*PROBLEM TO WORK ON*
From the data, copy out every line in which the word "last" appears.

Collected data entries:
BEGIN

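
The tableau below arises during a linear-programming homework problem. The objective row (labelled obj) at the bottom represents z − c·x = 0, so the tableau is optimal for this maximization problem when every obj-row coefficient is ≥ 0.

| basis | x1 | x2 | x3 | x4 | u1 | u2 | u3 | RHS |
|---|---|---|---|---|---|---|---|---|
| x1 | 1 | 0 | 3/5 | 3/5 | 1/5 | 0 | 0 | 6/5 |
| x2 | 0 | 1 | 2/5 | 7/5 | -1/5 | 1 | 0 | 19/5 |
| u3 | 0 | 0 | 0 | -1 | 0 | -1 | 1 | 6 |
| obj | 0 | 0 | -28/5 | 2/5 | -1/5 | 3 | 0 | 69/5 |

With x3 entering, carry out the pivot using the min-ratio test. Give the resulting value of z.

25

Ratio test on column x3 — row 1: (6/5)/(3/5) = 2; row 2: (19/5)/(2/5) = 19/2; row 3: entry 0 ≤ 0. Minimum is 2 at row 1 (x1 leaves); pivot element 3/5.
Pivot on row 1; the obj-row RHS becomes 69/5 − (-28/5)·2 = 25.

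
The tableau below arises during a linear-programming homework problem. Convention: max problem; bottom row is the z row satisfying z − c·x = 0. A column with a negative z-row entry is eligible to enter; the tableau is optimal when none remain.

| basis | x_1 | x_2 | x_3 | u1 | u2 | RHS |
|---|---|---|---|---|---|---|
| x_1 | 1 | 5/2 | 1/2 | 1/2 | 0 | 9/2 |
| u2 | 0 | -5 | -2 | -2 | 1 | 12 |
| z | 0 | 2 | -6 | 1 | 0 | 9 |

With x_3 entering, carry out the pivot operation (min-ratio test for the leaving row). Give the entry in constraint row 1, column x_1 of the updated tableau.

2

Ratio test on column x_3 — row 1: (9/2)/(1/2) = 9; row 2: entry -2 ≤ 0. Minimum is 9 at row 1 (x_1 leaves); pivot element 1/2.
Divide row 1 by 1/2; eliminate column x_3 from the other rows.
In the new row 1, the x_1 entry is the old entry divided by the pivot: 1/(1/2) = 2.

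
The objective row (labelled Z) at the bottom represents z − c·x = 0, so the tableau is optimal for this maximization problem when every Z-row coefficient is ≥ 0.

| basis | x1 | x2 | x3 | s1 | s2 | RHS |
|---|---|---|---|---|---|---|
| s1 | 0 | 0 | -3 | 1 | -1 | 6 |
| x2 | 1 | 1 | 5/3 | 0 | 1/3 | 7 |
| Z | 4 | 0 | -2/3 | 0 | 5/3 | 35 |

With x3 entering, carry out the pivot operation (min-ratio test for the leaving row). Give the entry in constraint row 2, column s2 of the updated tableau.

Ratio test on column x3 — row 1: entry -3 ≤ 0; row 2: 7/(5/3) = 21/5. Minimum is 21/5 at row 2 (x2 leaves); pivot element 5/3.
Divide row 2 by 5/3; eliminate column x3 from the other rows.
In the new row 2, the s2 entry is the old entry divided by the pivot: (1/3)/(5/3) = 1/5.

1/5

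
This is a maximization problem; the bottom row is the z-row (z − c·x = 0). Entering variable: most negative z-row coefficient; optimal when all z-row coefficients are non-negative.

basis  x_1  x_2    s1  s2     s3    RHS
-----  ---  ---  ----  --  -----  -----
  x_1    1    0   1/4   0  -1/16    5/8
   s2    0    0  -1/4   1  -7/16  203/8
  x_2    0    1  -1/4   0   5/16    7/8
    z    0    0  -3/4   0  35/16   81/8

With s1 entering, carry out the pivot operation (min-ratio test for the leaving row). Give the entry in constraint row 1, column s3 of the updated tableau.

Ratio test on column s1 — row 1: (5/8)/(1/4) = 5/2; row 2: entry -1/4 ≤ 0; row 3: entry -1/4 ≤ 0. Minimum is 5/2 at row 1 (x_1 leaves); pivot element 1/4.
Divide row 1 by 1/4; eliminate column s1 from the other rows.
In the new row 1, the s3 entry is the old entry divided by the pivot: (-1/16)/(1/4) = -1/4.

-1/4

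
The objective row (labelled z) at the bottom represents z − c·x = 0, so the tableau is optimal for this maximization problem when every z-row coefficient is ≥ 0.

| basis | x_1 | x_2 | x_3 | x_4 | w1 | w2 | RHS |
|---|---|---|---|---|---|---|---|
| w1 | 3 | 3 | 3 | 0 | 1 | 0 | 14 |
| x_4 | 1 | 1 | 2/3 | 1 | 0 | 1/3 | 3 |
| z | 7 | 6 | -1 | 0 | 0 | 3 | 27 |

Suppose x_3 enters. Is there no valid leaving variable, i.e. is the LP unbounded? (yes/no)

Column x_3 has positive entries in row(s) 1, 2, so the ratio test bounds it — not unbounded.

no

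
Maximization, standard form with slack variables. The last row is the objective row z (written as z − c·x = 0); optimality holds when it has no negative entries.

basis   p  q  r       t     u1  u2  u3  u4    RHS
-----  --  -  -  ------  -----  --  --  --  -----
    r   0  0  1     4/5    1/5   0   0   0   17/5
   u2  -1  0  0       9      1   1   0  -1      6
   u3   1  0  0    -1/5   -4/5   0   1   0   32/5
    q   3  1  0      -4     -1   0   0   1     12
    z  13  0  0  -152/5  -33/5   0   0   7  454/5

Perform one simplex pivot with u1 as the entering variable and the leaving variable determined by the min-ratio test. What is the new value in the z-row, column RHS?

Ratio test on column u1 — row 1: (17/5)/(1/5) = 17; row 2: 6/1 = 6; row 3: entry -4/5 ≤ 0; row 4: entry -1 ≤ 0. Minimum is 6 at row 2 (u2 leaves); pivot element 1.
Divide row 2 by 1; eliminate column u1 from the other rows.
z-row update in column RHS: 454/5 − (-33/5)·6 = 652/5.

652/5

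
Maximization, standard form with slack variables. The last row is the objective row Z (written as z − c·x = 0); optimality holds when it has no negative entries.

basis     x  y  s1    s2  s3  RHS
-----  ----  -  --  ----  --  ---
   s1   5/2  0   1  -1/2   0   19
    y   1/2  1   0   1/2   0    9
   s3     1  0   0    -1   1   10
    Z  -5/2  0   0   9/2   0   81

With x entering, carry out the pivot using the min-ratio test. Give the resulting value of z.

Ratio test on column x — row 1: 19/(5/2) = 38/5; row 2: 9/(1/2) = 18; row 3: 10/1 = 10. Minimum is 38/5 at row 1 (s1 leaves); pivot element 5/2.
Pivot on row 1; the Z-row RHS becomes 81 − (-5/2)·(38/5) = 100.

100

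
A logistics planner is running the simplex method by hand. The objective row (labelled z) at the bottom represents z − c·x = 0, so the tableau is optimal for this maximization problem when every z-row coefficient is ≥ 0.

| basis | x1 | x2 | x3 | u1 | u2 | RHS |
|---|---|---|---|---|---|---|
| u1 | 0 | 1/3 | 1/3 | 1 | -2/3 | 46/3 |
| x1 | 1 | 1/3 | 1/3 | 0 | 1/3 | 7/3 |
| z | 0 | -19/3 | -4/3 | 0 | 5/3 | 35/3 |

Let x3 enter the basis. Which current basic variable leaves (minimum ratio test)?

Column x3 entries and ratios — u1: (46/3)/(1/3) = 46; x1: (7/3)/(1/3) = 7.
Smallest ratio is 7 in the row of x1, so x1 leaves.

x1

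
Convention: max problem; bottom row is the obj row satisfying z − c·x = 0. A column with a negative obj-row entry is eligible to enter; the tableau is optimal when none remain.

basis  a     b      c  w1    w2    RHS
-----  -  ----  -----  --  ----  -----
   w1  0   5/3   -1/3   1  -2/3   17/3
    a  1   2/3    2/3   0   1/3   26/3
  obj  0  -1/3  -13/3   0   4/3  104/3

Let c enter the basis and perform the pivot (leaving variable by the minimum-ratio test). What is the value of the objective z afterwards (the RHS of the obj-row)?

Ratio test on column c — row 1: entry -1/3 ≤ 0; row 2: (26/3)/(2/3) = 13. Minimum is 13 at row 2 (a leaves); pivot element 2/3.
Pivot on row 2; the obj-row RHS becomes 104/3 − (-13/3)·13 = 91.

91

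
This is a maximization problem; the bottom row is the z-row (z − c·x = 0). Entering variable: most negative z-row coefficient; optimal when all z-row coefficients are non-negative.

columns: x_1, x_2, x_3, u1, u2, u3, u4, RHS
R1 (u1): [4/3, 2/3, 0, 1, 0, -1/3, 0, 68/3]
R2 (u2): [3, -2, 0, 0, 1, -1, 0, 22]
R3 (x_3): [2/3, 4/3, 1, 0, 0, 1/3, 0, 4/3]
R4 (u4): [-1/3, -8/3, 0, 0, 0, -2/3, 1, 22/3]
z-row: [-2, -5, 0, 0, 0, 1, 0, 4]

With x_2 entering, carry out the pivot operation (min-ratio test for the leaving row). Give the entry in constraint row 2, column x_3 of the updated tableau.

Ratio test on column x_2 — row 1: (68/3)/(2/3) = 34; row 2: entry -2 ≤ 0; row 3: (4/3)/(4/3) = 1; row 4: entry -8/3 ≤ 0. Minimum is 1 at row 3 (x_3 leaves); pivot element 4/3.
Divide row 3 by 4/3; eliminate column x_2 from the other rows.
Row 2 update in column x_3: 0 − (-2)·(3/4) = 3/2.

3/2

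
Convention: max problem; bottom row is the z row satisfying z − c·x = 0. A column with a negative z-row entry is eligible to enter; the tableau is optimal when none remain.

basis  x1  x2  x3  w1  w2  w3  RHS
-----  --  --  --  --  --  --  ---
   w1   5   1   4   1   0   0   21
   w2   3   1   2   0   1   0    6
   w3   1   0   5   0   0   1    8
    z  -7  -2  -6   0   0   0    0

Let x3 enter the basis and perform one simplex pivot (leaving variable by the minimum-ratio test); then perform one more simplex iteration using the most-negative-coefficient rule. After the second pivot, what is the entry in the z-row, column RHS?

206/13

Ratio test on column x3 — row 1: 21/4 = 21/4; row 2: 6/2 = 3; row 3: 8/5 = 8/5. Minimum is 8/5 at row 3 (w3 leaves); pivot element 5.
Divide row 3 by 5; eliminate column x3 from the other rows.
Second iteration: most negative z-row entry is -29/5 in column x1, so x1 enters.
Ratio test on column x1 — row 1: (73/5)/(21/5) = 73/21; row 2: (14/5)/(13/5) = 14/13; row 3: (8/5)/(1/5) = 8. Minimum is 14/13 at row 2 (w2 leaves); pivot element 13/5.
Divide row 2 by 13/5; eliminate column x1 from the other rows.
After both pivots, the entry at the z-row, column RHS is 206/13.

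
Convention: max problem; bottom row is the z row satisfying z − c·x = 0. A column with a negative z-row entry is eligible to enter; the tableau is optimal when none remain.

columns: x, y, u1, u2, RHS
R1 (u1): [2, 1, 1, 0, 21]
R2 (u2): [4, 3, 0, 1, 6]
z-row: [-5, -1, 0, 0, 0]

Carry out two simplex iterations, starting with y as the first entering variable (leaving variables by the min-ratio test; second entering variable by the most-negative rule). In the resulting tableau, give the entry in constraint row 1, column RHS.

18

Ratio test on column y — row 1: 21/1 = 21; row 2: 6/3 = 2. Minimum is 2 at row 2 (u2 leaves); pivot element 3.
Divide row 2 by 3; eliminate column y from the other rows.
Second iteration: most negative z-row entry is -11/3 in column x, so x enters.
Ratio test on column x — row 1: 19/(2/3) = 57/2; row 2: 2/(4/3) = 3/2. Minimum is 3/2 at row 2 (y leaves); pivot element 4/3.
Divide row 2 by 4/3; eliminate column x from the other rows.
After both pivots, the entry at constraint row 1, column RHS is 18.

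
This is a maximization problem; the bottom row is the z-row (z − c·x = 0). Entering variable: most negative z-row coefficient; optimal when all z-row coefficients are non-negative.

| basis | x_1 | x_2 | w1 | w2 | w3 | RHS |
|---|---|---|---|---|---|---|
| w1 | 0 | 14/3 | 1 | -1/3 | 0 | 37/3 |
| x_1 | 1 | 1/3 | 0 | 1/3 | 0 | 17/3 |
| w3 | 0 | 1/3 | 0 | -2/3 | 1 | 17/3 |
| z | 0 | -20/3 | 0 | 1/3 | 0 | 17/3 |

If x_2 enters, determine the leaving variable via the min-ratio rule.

Column x_2 entries and ratios — w1: (37/3)/(14/3) = 37/14; x_1: (17/3)/(1/3) = 17; w3: (17/3)/(1/3) = 17.
Smallest ratio is 37/14 in the row of w1, so w1 leaves.

w1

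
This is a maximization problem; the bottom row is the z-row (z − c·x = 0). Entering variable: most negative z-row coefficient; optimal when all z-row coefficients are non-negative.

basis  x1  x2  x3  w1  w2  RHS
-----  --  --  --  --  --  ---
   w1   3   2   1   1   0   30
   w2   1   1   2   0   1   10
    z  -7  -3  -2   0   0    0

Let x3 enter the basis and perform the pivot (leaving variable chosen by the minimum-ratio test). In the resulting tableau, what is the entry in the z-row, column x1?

Ratio test on column x3 — row 1: 30/1 = 30; row 2: 10/2 = 5. Minimum is 5 at row 2 (w2 leaves); pivot element 2.
Divide row 2 by 2; eliminate column x3 from the other rows.
z-row update in column x1: -7 − (-2)·(1/2) = -6.

-6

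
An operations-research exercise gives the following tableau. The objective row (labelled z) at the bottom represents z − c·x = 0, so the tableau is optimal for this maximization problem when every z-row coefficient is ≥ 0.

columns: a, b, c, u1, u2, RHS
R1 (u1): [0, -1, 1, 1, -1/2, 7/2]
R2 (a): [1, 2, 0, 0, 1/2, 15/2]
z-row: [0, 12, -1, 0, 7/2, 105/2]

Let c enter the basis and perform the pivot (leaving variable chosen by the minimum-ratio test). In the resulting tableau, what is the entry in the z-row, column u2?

3

Ratio test on column c — row 1: (7/2)/1 = 7/2; row 2: entry 0 ≤ 0. Minimum is 7/2 at row 1 (u1 leaves); pivot element 1.
Divide row 1 by 1; eliminate column c from the other rows.
z-row update in column u2: 7/2 − (-1)·(-1/2) = 3.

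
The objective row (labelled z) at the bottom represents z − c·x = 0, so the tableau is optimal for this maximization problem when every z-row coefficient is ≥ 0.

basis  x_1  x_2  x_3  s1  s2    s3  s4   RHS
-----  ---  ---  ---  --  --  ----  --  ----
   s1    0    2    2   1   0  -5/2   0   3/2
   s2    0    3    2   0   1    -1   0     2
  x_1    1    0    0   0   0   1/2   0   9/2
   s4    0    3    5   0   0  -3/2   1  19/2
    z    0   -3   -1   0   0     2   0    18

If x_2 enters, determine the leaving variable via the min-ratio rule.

Column x_2 entries and ratios — s1: (3/2)/2 = 3/4; s2: 2/3 = 2/3; x_1: 0 ≤ 0, skip; s4: (19/2)/3 = 19/6.
Smallest ratio is 2/3 in the row of s2, so s2 leaves.

s2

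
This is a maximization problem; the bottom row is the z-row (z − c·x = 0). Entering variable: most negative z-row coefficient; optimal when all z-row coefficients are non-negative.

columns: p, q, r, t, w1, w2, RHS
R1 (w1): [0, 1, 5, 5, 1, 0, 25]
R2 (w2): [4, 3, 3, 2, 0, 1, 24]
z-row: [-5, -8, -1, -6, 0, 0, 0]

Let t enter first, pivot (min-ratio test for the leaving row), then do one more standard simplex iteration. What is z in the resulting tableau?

Ratio test on column t — row 1: 25/5 = 5; row 2: 24/2 = 12. Minimum is 5 at row 1 (w1 leaves); pivot element 5.
Pivot on row 1; the z-row RHS becomes 0 − (-6)·5 = 30.
Next entering variable (most negative z-row entry -34/5): q.
Ratio test on column q — row 1: 5/(1/5) = 25; row 2: 14/(13/5) = 70/13. Minimum is 70/13 at row 2 (w2 leaves); pivot element 13/5.
After the second pivot the z-row RHS is 30 − (-34/5)·(70/13) = 866/13.

866/13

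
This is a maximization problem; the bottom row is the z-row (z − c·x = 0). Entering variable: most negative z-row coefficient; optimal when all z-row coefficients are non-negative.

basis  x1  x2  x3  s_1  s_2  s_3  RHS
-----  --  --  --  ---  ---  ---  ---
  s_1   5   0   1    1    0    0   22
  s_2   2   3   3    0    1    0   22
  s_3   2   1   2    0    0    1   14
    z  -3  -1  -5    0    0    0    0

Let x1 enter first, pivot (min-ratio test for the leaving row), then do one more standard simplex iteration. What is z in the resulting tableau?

Ratio test on column x1 — row 1: 22/5 = 22/5; row 2: 22/2 = 11; row 3: 14/2 = 7. Minimum is 22/5 at row 1 (s_1 leaves); pivot element 5.
Pivot on row 1; the z-row RHS becomes 0 − (-3)·(22/5) = 66/5.
Next entering variable (most negative z-row entry -22/5): x3.
Ratio test on column x3 — row 1: (22/5)/(1/5) = 22; row 2: (66/5)/(13/5) = 66/13; row 3: (26/5)/(8/5) = 13/4. Minimum is 13/4 at row 3 (s_3 leaves); pivot element 8/5.
After the second pivot the z-row RHS is 66/5 − (-22/5)·(13/4) = 55/2.

55/2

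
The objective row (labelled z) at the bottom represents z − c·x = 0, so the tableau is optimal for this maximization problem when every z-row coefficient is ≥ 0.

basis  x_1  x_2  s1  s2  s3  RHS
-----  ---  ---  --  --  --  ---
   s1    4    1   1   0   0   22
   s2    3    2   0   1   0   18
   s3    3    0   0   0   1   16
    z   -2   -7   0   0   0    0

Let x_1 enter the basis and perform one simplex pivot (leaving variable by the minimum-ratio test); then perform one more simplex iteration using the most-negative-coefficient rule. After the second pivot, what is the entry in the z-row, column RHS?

46/3

Ratio test on column x_1 — row 1: 22/4 = 11/2; row 2: 18/3 = 6; row 3: 16/3 = 16/3. Minimum is 16/3 at row 3 (s3 leaves); pivot element 3.
Divide row 3 by 3; eliminate column x_1 from the other rows.
Second iteration: most negative z-row entry is -7 in column x_2, so x_2 enters.
Ratio test on column x_2 — row 1: (2/3)/1 = 2/3; row 2: 2/2 = 1; row 3: entry 0 ≤ 0. Minimum is 2/3 at row 1 (s1 leaves); pivot element 1.
Divide row 1 by 1; eliminate column x_2 from the other rows.
After both pivots, the entry at the z-row, column RHS is 46/3.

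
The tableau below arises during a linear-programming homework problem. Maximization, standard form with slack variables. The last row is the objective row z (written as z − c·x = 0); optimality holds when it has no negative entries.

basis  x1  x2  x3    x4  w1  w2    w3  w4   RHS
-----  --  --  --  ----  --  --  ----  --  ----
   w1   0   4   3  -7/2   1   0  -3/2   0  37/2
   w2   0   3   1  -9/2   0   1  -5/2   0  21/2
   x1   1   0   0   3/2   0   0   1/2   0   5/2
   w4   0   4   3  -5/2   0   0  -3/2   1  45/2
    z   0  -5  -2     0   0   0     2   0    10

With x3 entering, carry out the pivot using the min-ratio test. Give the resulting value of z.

Ratio test on column x3 — row 1: (37/2)/3 = 37/6; row 2: (21/2)/1 = 21/2; row 3: entry 0 ≤ 0; row 4: (45/2)/3 = 15/2. Minimum is 37/6 at row 1 (w1 leaves); pivot element 3.
Pivot on row 1; the z-row RHS becomes 10 − (-2)·(37/6) = 67/3.

67/3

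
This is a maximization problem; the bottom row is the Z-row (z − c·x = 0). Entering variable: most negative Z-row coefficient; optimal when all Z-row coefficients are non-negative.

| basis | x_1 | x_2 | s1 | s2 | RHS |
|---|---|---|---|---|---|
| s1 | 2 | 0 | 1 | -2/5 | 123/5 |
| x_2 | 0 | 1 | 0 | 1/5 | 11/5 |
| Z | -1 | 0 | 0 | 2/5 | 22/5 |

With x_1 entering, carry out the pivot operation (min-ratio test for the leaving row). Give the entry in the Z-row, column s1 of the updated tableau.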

END

*EXERCISE RESULT*
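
Maximization, standard form with slack variables. The last row is the objective row z (written as z − c·x = 0); optimality holds when it has no negative entries.
Maximization, standard form with slack variables. The last row is the objective row Z (written as z − c·x = 0); optimality holds when it has no negative entries.
The tableau below arises during a linear-programming homework problem. Maximization, standard form with slack variables. The last row is the objective row z (written as z − c·x = 0); optimality holds when it has no negative entries.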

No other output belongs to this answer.